In the entries below, find the string "mixed" and return each line holding it.

(Collected data entries)
◆ ◆ ◆
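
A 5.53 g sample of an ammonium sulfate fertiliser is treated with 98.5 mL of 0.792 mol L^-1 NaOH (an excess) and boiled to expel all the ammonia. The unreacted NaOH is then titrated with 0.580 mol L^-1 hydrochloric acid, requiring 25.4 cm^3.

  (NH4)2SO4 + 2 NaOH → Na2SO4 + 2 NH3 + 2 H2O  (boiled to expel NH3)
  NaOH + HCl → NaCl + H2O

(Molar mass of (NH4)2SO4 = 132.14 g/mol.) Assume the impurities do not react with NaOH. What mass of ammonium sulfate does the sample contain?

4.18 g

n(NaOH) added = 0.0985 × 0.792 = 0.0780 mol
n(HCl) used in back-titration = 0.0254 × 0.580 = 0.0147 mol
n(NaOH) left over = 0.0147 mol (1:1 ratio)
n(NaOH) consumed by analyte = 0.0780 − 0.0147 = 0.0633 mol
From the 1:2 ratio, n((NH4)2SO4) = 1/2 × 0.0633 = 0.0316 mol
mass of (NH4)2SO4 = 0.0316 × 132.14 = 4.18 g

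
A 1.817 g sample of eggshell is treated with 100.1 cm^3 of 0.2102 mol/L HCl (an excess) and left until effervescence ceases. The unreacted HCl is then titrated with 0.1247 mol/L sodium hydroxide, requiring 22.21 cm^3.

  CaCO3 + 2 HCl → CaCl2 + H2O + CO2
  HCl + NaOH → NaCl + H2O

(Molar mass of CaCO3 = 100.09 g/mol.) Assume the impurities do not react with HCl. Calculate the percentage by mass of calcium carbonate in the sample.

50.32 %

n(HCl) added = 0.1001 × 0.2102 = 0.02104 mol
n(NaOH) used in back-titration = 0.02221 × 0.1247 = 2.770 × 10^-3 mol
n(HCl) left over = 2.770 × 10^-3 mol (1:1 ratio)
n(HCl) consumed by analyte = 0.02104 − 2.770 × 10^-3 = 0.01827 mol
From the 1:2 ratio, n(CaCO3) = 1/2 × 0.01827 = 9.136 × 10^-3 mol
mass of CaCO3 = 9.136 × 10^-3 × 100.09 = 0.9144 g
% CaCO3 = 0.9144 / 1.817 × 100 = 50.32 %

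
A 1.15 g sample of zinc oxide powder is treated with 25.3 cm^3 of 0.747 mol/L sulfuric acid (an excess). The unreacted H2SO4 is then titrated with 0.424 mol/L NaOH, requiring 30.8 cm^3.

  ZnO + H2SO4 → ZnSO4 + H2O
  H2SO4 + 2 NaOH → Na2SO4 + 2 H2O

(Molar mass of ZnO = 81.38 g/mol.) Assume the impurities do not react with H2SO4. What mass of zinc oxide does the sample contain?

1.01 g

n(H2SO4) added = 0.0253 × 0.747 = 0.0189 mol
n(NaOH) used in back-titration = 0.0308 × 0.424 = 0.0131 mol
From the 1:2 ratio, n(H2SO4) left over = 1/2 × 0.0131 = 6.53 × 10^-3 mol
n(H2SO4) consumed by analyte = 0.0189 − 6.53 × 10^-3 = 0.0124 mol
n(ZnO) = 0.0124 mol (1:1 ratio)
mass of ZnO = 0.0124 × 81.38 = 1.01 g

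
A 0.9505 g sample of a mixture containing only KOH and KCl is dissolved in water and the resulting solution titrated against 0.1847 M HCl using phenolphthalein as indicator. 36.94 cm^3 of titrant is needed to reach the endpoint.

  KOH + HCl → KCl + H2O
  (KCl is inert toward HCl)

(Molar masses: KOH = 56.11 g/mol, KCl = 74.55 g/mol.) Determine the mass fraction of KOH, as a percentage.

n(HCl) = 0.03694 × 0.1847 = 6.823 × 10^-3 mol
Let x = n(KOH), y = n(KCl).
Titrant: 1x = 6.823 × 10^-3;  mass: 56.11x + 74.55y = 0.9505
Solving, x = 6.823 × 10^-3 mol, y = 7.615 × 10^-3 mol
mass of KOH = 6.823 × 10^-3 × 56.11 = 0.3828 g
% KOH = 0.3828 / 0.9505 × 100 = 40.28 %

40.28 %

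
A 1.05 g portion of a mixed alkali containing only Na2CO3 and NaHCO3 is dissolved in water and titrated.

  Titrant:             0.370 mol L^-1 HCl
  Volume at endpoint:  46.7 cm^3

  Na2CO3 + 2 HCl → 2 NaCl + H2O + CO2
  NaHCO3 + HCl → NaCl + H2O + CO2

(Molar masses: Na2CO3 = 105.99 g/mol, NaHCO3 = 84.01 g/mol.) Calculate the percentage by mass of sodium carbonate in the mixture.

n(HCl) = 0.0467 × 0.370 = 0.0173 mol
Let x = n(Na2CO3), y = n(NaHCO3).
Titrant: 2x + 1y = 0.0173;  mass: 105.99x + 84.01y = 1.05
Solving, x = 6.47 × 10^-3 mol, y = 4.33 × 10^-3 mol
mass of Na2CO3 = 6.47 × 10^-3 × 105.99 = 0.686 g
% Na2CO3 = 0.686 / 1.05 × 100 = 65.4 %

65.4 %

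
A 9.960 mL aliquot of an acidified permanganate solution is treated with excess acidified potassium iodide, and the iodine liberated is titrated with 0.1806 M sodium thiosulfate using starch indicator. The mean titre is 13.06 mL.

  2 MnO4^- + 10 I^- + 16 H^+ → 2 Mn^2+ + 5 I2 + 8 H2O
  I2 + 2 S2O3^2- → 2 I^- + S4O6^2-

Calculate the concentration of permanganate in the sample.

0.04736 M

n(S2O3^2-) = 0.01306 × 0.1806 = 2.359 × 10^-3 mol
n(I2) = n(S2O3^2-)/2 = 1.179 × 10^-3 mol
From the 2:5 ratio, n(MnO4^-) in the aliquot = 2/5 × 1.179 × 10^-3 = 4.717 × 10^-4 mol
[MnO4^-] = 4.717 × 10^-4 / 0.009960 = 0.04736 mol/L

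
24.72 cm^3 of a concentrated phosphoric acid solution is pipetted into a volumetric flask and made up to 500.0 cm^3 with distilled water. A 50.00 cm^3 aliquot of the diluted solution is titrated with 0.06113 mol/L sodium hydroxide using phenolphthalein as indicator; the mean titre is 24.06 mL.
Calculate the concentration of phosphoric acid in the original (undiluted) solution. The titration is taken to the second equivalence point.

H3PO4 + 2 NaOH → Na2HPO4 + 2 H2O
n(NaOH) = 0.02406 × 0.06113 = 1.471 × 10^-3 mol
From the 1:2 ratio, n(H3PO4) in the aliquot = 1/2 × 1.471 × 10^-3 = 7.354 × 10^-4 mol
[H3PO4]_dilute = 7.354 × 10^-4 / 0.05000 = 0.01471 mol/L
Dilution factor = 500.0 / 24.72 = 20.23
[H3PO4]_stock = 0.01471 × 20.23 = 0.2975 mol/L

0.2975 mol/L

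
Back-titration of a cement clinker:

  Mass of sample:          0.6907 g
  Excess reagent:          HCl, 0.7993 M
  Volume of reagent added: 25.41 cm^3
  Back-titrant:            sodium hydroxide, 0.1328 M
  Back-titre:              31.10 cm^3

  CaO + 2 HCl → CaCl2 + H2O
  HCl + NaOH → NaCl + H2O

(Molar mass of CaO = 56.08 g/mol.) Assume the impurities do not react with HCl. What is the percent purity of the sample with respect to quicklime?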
◆ ◆ ◆
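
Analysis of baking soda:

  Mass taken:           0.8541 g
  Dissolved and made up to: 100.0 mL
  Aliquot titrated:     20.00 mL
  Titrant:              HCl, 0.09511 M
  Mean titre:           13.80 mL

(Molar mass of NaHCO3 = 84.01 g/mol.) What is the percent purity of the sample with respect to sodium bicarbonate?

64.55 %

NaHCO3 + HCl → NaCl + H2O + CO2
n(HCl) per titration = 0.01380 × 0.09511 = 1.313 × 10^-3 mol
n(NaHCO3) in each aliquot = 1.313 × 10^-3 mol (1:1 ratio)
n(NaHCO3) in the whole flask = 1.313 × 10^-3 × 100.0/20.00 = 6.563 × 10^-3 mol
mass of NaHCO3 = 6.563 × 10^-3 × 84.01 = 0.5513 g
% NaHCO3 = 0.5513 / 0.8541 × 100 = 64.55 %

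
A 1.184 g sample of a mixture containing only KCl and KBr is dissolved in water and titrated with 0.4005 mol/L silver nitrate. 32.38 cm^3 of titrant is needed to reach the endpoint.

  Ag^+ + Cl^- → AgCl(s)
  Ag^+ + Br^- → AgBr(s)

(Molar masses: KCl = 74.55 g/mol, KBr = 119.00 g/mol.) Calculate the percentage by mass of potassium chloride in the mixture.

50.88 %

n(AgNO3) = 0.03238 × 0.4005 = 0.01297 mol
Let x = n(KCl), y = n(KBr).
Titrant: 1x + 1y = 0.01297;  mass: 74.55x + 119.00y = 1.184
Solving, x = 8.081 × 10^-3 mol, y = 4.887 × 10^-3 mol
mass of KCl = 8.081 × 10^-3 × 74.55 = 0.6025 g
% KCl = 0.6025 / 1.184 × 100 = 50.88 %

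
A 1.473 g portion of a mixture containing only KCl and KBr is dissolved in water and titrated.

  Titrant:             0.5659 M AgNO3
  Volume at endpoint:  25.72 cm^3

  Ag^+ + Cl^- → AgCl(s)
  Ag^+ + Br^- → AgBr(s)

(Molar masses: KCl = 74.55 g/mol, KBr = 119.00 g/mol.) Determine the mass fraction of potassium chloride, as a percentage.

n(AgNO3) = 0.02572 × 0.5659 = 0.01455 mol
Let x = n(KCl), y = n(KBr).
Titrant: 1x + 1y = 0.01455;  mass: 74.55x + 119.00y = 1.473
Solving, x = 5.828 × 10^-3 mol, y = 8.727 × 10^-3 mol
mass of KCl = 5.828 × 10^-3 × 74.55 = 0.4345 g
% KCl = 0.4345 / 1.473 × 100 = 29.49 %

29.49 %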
◆ ◆ ◆
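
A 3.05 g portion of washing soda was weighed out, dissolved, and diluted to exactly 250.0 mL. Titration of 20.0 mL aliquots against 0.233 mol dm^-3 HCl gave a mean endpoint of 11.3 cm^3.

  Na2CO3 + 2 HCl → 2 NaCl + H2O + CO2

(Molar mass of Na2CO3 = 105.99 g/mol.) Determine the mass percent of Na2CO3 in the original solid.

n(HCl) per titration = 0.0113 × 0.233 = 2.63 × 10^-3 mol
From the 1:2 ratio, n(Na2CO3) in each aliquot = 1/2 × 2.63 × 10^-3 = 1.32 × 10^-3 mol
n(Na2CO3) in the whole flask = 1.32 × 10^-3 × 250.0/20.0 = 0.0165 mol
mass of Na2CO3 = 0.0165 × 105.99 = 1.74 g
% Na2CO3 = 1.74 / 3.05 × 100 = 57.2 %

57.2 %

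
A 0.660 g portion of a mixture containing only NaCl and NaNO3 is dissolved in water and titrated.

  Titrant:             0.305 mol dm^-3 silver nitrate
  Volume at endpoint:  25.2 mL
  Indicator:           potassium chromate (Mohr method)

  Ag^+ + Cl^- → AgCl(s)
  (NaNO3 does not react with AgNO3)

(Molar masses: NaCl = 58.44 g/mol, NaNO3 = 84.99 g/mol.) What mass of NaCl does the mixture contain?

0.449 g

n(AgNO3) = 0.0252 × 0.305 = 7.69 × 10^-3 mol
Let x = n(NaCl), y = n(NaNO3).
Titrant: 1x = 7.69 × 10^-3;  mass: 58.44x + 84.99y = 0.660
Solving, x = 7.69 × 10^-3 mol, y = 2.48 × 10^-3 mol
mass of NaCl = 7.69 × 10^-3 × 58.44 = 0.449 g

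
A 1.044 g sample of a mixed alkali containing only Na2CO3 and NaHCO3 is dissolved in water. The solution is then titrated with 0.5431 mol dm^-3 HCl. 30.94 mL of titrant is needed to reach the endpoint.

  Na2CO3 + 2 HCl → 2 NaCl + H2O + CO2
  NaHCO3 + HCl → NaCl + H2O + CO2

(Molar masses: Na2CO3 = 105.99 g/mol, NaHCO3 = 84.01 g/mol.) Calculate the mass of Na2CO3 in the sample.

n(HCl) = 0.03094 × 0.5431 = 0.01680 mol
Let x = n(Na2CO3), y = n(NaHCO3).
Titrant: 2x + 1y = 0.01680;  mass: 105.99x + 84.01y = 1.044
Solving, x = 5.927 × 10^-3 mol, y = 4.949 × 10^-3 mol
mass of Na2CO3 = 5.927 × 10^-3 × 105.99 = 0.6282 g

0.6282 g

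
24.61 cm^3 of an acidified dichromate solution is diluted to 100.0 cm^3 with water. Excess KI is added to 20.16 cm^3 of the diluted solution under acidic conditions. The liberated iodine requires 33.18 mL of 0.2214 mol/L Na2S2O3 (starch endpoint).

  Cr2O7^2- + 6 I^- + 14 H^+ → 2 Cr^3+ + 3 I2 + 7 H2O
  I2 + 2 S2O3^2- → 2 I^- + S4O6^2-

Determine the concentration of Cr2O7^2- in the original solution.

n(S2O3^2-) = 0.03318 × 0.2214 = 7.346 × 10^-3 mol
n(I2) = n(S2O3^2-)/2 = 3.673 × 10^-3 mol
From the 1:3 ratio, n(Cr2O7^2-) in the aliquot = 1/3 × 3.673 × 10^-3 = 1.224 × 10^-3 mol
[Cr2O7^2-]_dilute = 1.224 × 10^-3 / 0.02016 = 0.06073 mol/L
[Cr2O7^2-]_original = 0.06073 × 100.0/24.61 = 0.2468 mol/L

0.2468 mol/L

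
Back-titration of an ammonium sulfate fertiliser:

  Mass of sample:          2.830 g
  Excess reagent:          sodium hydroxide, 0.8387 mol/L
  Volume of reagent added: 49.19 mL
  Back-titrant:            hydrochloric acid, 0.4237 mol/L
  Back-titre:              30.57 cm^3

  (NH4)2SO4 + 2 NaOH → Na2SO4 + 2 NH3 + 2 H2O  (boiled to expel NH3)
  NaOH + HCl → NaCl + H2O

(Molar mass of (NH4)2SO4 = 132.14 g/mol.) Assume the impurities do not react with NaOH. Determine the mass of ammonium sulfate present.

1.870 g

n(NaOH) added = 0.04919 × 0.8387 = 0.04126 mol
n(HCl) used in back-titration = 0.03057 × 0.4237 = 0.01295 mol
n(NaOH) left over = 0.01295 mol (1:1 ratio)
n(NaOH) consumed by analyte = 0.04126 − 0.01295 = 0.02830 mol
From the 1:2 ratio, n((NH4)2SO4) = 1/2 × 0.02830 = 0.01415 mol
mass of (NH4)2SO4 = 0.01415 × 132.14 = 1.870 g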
◆ ◆ ◆
• Answer
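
A 1.05 g portion of a mixed alkali containing only Na2CO3 and NaHCO3 is dissolved in water and titrated.
A 1.044 g sample of a mixed alkali containing only Na2CO3 and NaHCO3 is dissolved in water. The solution is then titrated with 0.5431 mol dm^-3 HCl. 30.94 mL of titrant is needed to reach the endpoint.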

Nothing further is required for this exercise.